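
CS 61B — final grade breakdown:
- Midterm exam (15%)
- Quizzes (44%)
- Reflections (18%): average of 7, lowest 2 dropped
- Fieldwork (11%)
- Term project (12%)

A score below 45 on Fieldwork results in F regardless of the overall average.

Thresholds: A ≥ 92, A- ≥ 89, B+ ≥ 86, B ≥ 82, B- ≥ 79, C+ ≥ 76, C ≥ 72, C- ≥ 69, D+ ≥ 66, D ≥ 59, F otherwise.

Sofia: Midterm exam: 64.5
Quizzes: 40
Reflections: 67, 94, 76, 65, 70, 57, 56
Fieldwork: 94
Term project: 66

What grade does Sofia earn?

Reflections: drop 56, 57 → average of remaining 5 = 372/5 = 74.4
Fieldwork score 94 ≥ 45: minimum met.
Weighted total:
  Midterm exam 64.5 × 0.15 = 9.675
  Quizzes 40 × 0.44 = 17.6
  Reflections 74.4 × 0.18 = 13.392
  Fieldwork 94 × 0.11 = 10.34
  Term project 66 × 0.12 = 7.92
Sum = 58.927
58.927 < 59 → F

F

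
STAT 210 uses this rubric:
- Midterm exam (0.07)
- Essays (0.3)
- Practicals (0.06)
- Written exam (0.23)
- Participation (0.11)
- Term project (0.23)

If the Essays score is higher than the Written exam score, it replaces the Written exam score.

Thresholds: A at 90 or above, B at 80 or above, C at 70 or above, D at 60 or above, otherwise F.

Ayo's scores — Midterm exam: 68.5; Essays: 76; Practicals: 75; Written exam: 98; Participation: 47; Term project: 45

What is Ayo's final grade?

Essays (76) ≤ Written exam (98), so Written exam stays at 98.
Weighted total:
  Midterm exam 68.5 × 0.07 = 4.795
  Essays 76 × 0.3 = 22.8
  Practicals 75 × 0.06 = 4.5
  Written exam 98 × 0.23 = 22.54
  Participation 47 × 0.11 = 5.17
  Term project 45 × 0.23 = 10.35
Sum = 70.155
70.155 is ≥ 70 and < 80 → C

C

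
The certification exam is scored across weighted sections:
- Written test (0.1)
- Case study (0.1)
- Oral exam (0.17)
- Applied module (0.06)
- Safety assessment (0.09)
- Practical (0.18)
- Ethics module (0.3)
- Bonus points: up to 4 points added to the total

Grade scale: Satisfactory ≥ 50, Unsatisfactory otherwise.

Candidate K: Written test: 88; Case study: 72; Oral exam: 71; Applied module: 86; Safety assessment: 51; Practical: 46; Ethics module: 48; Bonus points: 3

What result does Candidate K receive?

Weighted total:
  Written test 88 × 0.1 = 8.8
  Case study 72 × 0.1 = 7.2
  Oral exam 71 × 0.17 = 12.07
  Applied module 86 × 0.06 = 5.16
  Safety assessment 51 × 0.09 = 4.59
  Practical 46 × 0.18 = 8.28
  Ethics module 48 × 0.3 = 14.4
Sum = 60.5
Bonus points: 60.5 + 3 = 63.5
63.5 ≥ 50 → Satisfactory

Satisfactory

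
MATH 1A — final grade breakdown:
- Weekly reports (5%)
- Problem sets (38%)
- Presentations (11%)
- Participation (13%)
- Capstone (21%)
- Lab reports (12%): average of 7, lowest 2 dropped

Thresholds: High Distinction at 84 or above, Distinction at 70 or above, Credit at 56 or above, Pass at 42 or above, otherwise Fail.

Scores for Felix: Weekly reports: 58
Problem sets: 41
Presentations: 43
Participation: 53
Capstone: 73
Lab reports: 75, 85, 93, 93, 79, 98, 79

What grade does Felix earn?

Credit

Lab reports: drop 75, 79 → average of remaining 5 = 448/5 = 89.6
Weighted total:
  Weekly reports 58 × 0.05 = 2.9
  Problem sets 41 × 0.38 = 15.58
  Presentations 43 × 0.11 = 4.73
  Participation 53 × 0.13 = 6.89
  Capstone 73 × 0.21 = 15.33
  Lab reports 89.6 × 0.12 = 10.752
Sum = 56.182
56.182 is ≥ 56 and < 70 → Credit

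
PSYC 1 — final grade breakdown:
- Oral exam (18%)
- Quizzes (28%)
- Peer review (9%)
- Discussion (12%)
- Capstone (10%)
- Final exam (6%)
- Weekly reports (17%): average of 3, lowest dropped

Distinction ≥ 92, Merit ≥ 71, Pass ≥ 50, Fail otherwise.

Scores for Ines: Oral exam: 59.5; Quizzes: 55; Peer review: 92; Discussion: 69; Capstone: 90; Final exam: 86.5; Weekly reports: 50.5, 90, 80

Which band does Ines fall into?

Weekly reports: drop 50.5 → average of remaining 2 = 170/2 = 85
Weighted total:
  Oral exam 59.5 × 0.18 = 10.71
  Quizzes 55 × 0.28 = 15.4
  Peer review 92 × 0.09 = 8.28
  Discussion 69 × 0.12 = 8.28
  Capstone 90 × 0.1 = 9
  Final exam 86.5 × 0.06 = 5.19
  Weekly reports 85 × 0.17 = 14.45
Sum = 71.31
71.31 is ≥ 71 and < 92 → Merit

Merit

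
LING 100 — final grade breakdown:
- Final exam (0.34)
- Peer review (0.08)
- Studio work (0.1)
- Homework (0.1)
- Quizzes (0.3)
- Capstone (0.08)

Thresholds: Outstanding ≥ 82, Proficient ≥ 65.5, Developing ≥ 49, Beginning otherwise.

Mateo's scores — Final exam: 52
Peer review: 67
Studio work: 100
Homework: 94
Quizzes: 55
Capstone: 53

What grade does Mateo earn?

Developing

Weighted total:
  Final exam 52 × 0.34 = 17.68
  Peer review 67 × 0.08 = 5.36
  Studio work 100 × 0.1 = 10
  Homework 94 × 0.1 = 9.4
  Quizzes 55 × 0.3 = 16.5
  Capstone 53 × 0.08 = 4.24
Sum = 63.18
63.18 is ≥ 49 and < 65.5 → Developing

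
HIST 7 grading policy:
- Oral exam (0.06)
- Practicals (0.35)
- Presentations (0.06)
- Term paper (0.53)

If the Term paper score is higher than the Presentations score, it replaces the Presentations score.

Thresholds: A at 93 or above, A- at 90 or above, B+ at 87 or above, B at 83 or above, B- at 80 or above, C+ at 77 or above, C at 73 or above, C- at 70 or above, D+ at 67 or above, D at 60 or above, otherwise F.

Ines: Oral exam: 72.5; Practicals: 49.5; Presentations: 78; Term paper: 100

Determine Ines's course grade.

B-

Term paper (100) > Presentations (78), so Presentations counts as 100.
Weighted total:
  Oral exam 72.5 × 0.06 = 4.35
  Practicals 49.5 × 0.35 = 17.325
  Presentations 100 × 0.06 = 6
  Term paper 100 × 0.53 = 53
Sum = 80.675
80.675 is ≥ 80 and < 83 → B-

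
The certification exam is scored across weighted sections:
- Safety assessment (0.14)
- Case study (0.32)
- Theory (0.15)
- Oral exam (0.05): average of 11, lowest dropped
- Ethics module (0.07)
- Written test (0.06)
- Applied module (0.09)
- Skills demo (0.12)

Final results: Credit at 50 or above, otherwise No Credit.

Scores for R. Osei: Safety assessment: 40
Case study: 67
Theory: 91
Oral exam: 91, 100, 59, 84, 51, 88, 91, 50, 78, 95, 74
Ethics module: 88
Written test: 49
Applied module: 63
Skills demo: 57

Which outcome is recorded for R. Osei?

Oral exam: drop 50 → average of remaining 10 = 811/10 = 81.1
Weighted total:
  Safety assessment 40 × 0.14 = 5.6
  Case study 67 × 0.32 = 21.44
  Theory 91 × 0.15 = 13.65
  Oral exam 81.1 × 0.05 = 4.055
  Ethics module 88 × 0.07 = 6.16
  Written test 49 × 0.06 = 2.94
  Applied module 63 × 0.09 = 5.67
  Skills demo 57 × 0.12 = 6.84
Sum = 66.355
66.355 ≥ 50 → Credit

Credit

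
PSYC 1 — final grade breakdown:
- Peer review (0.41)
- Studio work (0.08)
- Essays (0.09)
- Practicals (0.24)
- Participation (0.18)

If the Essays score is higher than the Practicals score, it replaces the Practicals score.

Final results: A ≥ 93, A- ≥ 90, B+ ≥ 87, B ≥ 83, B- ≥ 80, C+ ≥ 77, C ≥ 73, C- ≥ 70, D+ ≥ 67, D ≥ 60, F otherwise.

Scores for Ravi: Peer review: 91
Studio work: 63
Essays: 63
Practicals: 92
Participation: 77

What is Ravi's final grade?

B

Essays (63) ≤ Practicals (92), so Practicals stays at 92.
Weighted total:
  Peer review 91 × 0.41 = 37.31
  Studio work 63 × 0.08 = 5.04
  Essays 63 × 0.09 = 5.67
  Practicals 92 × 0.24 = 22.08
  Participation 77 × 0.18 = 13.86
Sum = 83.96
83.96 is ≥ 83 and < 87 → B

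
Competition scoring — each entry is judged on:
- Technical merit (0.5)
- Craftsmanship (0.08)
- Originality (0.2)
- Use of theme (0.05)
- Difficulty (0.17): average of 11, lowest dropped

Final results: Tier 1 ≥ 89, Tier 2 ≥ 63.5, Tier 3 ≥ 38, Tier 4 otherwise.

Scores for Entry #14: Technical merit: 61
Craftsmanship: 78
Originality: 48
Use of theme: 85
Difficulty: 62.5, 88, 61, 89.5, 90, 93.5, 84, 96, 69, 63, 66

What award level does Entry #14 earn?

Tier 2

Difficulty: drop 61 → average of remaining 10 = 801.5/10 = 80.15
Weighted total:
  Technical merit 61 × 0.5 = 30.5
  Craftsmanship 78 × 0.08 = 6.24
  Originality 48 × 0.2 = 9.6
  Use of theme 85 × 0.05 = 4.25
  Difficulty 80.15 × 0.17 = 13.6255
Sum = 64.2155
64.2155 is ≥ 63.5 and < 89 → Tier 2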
********
• Instructions to follow
Whenever "lowest" occurs in a line above, copy that line.

• Answer area
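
- Reflections (18%): average of 7, lowest 2 dropped
- Lab reports (12%): average of 7, lowest 2 dropped
- Weekly reports (17%): average of 3, lowest dropped
- Oral exam (0.05): average of 11, lowest dropped
- Difficulty (0.17): average of 11, lowest dropped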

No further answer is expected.